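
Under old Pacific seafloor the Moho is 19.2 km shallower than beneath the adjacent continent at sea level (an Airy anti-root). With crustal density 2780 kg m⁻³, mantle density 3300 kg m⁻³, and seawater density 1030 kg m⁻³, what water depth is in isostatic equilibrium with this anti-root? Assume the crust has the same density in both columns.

Replacing a thickness d of crust by seawater at the top must be balanced by replacing crust with mantle at the base: d (ρ_c − ρ_w) = a (ρ_m − ρ_c).
d = a (ρ_m − ρ_c)/(ρ_c − ρ_w) = 19.2 km × 520/1750 = 5.71 km.

5.71 km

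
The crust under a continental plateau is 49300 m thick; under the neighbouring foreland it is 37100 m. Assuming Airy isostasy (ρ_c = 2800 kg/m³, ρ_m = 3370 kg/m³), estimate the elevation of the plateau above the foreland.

2060 m

Excess crust Δ = 49300 m − 37100 m = 12200 m, split between elevation h and root r with h + r = Δ.
Airy balance ρ_c h = (ρ_m − ρ_c) r gives r = h ρ_c/(ρ_m − ρ_c), so h (1 + ρ_c/(ρ_m − ρ_c)) = Δ, i.e. h = Δ (ρ_m − ρ_c)/ρ_m.
h = 12200 m × 570/3370 = 2060 m.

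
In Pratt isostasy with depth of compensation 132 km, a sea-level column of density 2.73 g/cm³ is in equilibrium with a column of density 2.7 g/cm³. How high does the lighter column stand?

1.47 km

ρ_ref D = ρ (D + h) → h = D (ρ_ref − ρ)/ρ.
h = 132 km × (2.73 − 2.7)/2.7 = 1.47 km.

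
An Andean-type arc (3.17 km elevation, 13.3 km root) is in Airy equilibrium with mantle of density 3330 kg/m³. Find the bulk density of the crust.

ρ_c h = (ρ_m − ρ_c) r → ρ_c (h + r) = ρ_m r → ρ_c = ρ_m r / (h + r).
ρ_c = 3330 × 13.3 km / (3.17 km + 13.3 km) = 2690 kg/m³.

2690 kg/m³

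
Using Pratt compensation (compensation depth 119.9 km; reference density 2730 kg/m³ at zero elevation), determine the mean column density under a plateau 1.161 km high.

Pratt balance: ρ_ref D = ρ (D + h).
ρ = ρ_ref D/(D + h) = 2730 × 119.9 km/(119.9 km + 1.161 km) = 2700 kg/m³.

2700 kg/m³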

- TASK GOAL
Could you retype all of the entries, leaving every character unchanged?

- EXERCISE ANSWER
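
Under old Pacific seafloor the Moho is 19.2 km shallower than beneath the adjacent continent at sea level (an Airy anti-root). With crustal density 2780 kg m⁻³, mantle density 3300 kg m⁻³, and seawater density 1030 kg m⁻³, what water depth is in isostatic equilibrium with this anti-root? Assume the crust has the same density in both columns.

Replacing a thickness d of crust by seawater at the top must be balanced by replacing crust with mantle at the base: d (ρ_c − ρ_w) = a (ρ_m − ρ_c).
d = a (ρ_m − ρ_c)/(ρ_c − ρ_w) = 19.2 km × 520/1750 = 5.71 km.

5.71 km

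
The crust under a continental plateau is 49300 m thick; under the neighbouring foreland it is 37100 m. Assuming Airy isostasy (ρ_c = 2800 kg/m³, ρ_m = 3370 kg/m³), estimate the elevation of the plateau above the foreland.

2060 m

Excess crust Δ = 49300 m − 37100 m = 12200 m, split between elevation h and root r with h + r = Δ.
Airy balance ρ_c h = (ρ_m − ρ_c) r gives r = h ρ_c/(ρ_m − ρ_c), so h (1 + ρ_c/(ρ_m − ρ_c)) = Δ, i.e. h = Δ (ρ_m − ρ_c)/ρ_m.
h = 12200 m × 570/3370 = 2060 m.

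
In Pratt isostasy with depth of compensation 132 km, a sea-level column of density 2.73 g/cm³ is in equilibrium with a column of density 2.7 g/cm³. How high does the lighter column stand?

1.47 km

ρ_ref D = ρ (D + h) → h = D (ρ_ref − ρ)/ρ.
h = 132 km × (2.73 − 2.7)/2.7 = 1.47 km.

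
An Andean-type arc (3.17 km elevation, 13.3 km root) is in Airy equilibrium with mantle of density 3330 kg/m³. Find the bulk density of the crust.

ρ_c h = (ρ_m − ρ_c) r → ρ_c (h + r) = ρ_m r → ρ_c = ρ_m r / (h + r).
ρ_c = 3330 × 13.3 km / (3.17 km + 13.3 km) = 2690 kg/m³.

2690 kg/m³

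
Using Pratt compensation (compensation depth 119.9 km; reference density 2730 kg/m³ at zero elevation), determine the mean column density under a plateau 1.161 km high.

Pratt balance: ρ_ref D = ρ (D + h).
ρ = ρ_ref D/(D + h) = 2730 × 119.9 km/(119.9 km + 1.161 km) = 2700 kg/m³.

2700 kg/m³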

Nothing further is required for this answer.